→ **TASK REQUIREMENTS**
Please repeat the data shown below, word for word.

→ **RECORD SET**

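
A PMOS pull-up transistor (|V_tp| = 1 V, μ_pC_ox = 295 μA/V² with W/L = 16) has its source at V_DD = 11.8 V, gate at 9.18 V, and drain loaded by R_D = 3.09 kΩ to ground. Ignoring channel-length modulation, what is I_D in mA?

I_D = 3.63 mA

V_SG = V_DD − V_G = 11.8 − 9.18 = 2.62 V, so V_ov = 2.62 − 1 = 1.62 V.
k_p = μ_pC_ox · (W/L) = 4.72 mA/V².
Assume saturation: I_D = ½ k_p V_ov² = 0.5 × 4.72 × 1.62² = 6.19 mA, giving V_SD = V_DD − I_D R_D = 11.8 − 6.19 × 3.09 = -7.34 V.
But -7.34 V < V_ov = 1.62 V, so the device is actually in triode.
In triode I_D = k_p[V_ov V_SD − ½ V_SD²] and I_D = (V_DD − V_SD)/R_D. Equating: 7.29 V_SD² − 24.63 V_SD + 11.8 = 0, giving V_SD = 0.578 V (the root below V_ov).
I_D = (11.8 − 0.578) / 3.09 = 3.63 mA.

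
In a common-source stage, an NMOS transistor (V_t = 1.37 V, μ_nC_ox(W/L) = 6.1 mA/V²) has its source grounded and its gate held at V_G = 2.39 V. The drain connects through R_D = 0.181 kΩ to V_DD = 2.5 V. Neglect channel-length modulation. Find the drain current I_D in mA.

I_D = 3.17 mA

V_GS = V_G = 2.39 V, so V_ov = 2.39 − 1.37 = 1.02 V.
Assume saturation: I_D = ½ k_n V_ov² = 0.5 × 6.1 × 1.02² = 3.17 mA, giving V_DS = V_DD − I_D R_D = 2.5 − 3.17 × 0.181 = 1.93 V.
V_DS = 1.93 V ≥ V_ov = 1.02 V, confirming saturation.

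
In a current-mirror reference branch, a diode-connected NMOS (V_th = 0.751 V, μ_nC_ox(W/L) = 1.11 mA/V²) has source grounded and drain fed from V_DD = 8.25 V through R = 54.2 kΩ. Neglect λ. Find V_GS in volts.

With gate tied to drain, V_GS = V_DS ≥ V_GS − V_th, so the device is in saturation.
KCL at the drain: ½ k_n (V_GS − V_th)² = (V_DD − V_GS)/R.
Let x = V_GS − 0.751. Then 30.1 x² + x − 7.499 = 0, giving x = 0.483 V (positive root), so V_GS = 1.23 V.
I_D = (V_DD − V_GS)/R = (8.25 − 1.23) / 54.2 = 0.129 mA.

V_GS = 1.23 V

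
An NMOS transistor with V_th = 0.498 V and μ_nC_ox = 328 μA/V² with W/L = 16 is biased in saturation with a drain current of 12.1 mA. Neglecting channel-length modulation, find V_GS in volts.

V_GS = 2.65 V

k_n = μ_nC_ox · (W/L) = 5.248 mA/V².
In saturation I_D = ½ k_n (V_GS − V_th)², so V_GS − V_th = √(2 I_D / k_n) = √(2 × 12.1 / 5.248) = 2.15 V.
V_GS = 0.498 + 2.15 = 2.65 V.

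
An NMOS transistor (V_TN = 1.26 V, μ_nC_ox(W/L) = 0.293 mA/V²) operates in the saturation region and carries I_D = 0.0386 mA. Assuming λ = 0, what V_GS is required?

V_GS = 1.77 V

In saturation I_D = ½ k_n (V_GS − V_TN)², so V_GS − V_TN = √(2 I_D / k_n) = √(2 × 0.0386 / 0.293) = 0.513 V.
V_GS = 1.26 + 0.513 = 1.77 V.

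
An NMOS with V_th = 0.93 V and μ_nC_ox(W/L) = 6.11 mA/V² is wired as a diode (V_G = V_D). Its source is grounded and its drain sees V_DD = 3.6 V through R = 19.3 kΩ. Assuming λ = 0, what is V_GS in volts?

With gate tied to drain, V_GS = V_DS ≥ V_GS − V_th, so the device is in saturation.
KCL at the drain: ½ k_n (V_GS − V_th)² = (V_DD − V_GS)/R.
Let x = V_GS − 0.93. Then 59 x² + x − 2.67 = 0, giving x = 0.204 V (positive root), so V_GS = 1.13 V.
I_D = (V_DD − V_GS)/R = (3.6 − 1.13) / 19.3 = 0.128 mA.

V_GS = 1.13 V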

→ **ANSWER SECTION**
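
A PMOS pull-up transistor (|V_tp| = 1 V, μ_pC_ox = 295 μA/V² with W/L = 16) has its source at V_DD = 11.8 V, gate at 9.18 V, and drain loaded by R_D = 3.09 kΩ to ground. Ignoring channel-length modulation, what is I_D in mA?

I_D = 3.63 mA

V_SG = V_DD − V_G = 11.8 − 9.18 = 2.62 V, so V_ov = 2.62 − 1 = 1.62 V.
k_p = μ_pC_ox · (W/L) = 4.72 mA/V².
Assume saturation: I_D = ½ k_p V_ov² = 0.5 × 4.72 × 1.62² = 6.19 mA, giving V_SD = V_DD − I_D R_D = 11.8 − 6.19 × 3.09 = -7.34 V.
But -7.34 V < V_ov = 1.62 V, so the device is actually in triode.
In triode I_D = k_p[V_ov V_SD − ½ V_SD²] and I_D = (V_DD − V_SD)/R_D. Equating: 7.29 V_SD² − 24.63 V_SD + 11.8 = 0, giving V_SD = 0.578 V (the root below V_ov).
I_D = (11.8 − 0.578) / 3.09 = 3.63 mA.

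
In a common-source stage, an NMOS transistor (V_t = 1.37 V, μ_nC_ox(W/L) = 6.1 mA/V²) has its source grounded and its gate held at V_G = 2.39 V. The drain connects through R_D = 0.181 kΩ to V_DD = 2.5 V. Neglect channel-length modulation. Find the drain current I_D in mA.

I_D = 3.17 mA

V_GS = V_G = 2.39 V, so V_ov = 2.39 − 1.37 = 1.02 V.
Assume saturation: I_D = ½ k_n V_ov² = 0.5 × 6.1 × 1.02² = 3.17 mA, giving V_DS = V_DD − I_D R_D = 2.5 − 3.17 × 0.181 = 1.93 V.
V_DS = 1.93 V ≥ V_ov = 1.02 V, confirming saturation.

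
In a current-mirror reference branch, a diode-connected NMOS (V_th = 0.751 V, μ_nC_ox(W/L) = 1.11 mA/V²) has source grounded and drain fed from V_DD = 8.25 V through R = 54.2 kΩ. Neglect λ. Find V_GS in volts.

With gate tied to drain, V_GS = V_DS ≥ V_GS − V_th, so the device is in saturation.
KCL at the drain: ½ k_n (V_GS − V_th)² = (V_DD − V_GS)/R.
Let x = V_GS − 0.751. Then 30.1 x² + x − 7.499 = 0, giving x = 0.483 V (positive root), so V_GS = 1.23 V.
I_D = (V_DD − V_GS)/R = (8.25 − 1.23) / 54.2 = 0.129 mA.

V_GS = 1.23 V

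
An NMOS transistor with V_th = 0.498 V and μ_nC_ox = 328 μA/V² with W/L = 16 is biased in saturation with a drain current of 12.1 mA. Neglecting channel-length modulation, find V_GS in volts.

V_GS = 2.65 V

k_n = μ_nC_ox · (W/L) = 5.248 mA/V².
In saturation I_D = ½ k_n (V_GS − V_th)², so V_GS − V_th = √(2 I_D / k_n) = √(2 × 12.1 / 5.248) = 2.15 V.
V_GS = 0.498 + 2.15 = 2.65 V.

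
An NMOS transistor (V_TN = 1.26 V, μ_nC_ox(W/L) = 0.293 mA/V²) operates in the saturation region and carries I_D = 0.0386 mA. Assuming λ = 0, what V_GS is required?

V_GS = 1.77 V

In saturation I_D = ½ k_n (V_GS − V_TN)², so V_GS − V_TN = √(2 I_D / k_n) = √(2 × 0.0386 / 0.293) = 0.513 V.
V_GS = 1.26 + 0.513 = 1.77 V.

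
An NMOS with V_th = 0.93 V and μ_nC_ox(W/L) = 6.11 mA/V² is wired as a diode (V_G = V_D). Its source is grounded and its drain sees V_DD = 3.6 V through R = 19.3 kΩ. Assuming λ = 0, what is V_GS in volts?

With gate tied to drain, V_GS = V_DS ≥ V_GS − V_th, so the device is in saturation.
KCL at the drain: ½ k_n (V_GS − V_th)² = (V_DD − V_GS)/R.
Let x = V_GS − 0.93. Then 59 x² + x − 2.67 = 0, giving x = 0.204 V (positive root), so V_GS = 1.13 V.
I_D = (V_DD − V_GS)/R = (3.6 − 1.13) / 19.3 = 0.128 mA.

V_GS = 1.13 V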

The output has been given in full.